ENTRIES PROVIDED.
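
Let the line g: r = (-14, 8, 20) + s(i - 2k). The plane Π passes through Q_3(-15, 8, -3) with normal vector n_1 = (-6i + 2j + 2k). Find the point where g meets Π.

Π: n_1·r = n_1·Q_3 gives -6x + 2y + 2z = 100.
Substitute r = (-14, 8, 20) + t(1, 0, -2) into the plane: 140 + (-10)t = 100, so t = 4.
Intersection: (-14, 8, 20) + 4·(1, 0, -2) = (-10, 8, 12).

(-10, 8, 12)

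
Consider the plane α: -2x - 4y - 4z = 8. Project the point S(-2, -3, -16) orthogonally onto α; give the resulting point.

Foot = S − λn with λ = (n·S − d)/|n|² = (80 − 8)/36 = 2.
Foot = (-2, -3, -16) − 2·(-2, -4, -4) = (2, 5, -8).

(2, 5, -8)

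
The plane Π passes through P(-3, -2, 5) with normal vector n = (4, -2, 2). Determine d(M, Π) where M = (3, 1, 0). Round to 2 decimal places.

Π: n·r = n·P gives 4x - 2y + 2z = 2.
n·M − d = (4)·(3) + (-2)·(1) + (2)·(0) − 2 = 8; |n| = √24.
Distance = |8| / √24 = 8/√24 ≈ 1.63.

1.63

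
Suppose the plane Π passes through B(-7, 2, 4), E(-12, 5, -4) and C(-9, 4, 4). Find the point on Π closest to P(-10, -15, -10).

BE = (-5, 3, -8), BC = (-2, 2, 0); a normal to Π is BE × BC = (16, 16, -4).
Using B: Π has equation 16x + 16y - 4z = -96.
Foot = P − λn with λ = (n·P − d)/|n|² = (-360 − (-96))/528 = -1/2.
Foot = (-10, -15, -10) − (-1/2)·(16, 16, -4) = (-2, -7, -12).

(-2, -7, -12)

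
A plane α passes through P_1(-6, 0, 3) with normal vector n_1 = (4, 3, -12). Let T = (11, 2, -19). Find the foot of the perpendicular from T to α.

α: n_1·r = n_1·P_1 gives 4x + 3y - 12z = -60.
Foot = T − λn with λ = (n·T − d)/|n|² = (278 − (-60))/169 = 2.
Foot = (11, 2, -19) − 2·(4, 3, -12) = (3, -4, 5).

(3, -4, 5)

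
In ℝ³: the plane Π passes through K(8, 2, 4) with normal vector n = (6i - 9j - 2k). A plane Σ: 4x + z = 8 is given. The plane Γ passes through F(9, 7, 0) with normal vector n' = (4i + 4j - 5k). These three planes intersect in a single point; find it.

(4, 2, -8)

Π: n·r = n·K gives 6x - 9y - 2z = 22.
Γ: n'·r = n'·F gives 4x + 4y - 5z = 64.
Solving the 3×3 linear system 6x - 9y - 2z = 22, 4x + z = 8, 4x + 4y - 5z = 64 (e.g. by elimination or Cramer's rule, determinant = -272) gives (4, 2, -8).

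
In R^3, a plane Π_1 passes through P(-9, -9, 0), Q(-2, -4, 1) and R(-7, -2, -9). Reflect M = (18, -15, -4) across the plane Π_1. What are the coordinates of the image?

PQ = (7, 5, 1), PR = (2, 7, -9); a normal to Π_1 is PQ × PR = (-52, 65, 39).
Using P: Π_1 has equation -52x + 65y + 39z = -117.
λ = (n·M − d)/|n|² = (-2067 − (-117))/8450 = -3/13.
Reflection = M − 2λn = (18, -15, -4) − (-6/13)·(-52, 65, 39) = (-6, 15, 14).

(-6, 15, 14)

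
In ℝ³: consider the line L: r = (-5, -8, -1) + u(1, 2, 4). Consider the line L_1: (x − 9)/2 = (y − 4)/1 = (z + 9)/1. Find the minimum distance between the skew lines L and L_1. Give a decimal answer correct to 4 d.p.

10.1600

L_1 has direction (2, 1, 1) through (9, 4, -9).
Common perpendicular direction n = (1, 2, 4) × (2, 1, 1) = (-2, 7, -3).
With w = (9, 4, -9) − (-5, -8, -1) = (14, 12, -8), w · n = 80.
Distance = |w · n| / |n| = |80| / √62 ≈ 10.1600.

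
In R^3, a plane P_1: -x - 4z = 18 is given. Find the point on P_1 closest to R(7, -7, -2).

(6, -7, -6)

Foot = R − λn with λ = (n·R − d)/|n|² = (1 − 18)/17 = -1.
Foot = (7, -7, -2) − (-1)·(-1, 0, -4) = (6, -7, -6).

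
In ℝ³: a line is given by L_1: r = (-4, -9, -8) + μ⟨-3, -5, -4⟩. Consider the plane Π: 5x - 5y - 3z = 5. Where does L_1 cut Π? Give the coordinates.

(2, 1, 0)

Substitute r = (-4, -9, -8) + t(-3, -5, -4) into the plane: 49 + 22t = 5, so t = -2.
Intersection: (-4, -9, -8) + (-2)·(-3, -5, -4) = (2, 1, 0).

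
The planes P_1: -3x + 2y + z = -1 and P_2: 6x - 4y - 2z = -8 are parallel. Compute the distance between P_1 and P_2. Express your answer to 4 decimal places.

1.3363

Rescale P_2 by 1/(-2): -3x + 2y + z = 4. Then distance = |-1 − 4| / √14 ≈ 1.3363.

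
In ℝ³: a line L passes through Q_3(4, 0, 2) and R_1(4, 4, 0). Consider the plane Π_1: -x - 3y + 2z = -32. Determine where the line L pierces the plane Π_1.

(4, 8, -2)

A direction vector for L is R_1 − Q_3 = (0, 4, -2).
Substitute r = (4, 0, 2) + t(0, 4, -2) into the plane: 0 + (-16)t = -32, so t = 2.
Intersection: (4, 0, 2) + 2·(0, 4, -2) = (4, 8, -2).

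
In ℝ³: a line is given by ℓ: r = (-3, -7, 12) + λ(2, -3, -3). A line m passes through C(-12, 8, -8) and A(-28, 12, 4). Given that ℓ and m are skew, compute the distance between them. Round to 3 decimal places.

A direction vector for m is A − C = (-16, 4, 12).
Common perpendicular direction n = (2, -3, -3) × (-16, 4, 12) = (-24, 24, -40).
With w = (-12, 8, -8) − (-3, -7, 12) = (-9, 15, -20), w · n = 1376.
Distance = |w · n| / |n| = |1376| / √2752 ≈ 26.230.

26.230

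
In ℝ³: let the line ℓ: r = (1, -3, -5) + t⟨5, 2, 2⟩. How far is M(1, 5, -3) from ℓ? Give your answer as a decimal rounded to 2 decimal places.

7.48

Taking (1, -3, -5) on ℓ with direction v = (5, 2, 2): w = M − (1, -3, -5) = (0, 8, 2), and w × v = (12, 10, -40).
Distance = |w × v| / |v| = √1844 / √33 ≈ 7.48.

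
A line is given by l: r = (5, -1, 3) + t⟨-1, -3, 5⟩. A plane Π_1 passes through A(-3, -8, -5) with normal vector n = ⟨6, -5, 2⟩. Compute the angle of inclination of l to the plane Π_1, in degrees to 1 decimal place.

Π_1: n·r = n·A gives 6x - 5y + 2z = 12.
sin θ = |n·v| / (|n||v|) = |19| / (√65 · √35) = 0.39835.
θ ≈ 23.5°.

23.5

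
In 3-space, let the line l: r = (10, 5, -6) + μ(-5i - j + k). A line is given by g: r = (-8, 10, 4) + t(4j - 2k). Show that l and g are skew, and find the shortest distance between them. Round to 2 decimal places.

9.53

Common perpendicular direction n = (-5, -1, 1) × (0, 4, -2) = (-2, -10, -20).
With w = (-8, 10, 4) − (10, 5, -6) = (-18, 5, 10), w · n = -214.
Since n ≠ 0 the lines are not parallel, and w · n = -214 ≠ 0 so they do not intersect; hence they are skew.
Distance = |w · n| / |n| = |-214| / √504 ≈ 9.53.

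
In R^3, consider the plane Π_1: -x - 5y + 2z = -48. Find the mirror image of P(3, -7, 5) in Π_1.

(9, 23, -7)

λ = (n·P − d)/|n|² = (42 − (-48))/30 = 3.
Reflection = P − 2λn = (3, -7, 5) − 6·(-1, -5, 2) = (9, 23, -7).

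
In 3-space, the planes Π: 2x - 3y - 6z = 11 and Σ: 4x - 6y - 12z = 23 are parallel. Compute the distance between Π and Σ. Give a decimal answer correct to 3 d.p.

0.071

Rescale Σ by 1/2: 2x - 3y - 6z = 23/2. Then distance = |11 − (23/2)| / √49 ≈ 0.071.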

THE TASK. Beginning at the line containing "In 3-space, the", output exactly each line up to and including the last line of the material above.

SOLVED EXERCISE.
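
In 3-space, the planes Π: 2x - 3y - 6z = 11 and Σ: 4x - 6y - 12z = 23 are parallel. Compute the distance between Π and Σ. Give a decimal answer correct to 3 d.p.

0.071

Rescale Σ by 1/2: 2x - 3y - 6z = 23/2. Then distance = |11 − (23/2)| / √49 ≈ 0.071.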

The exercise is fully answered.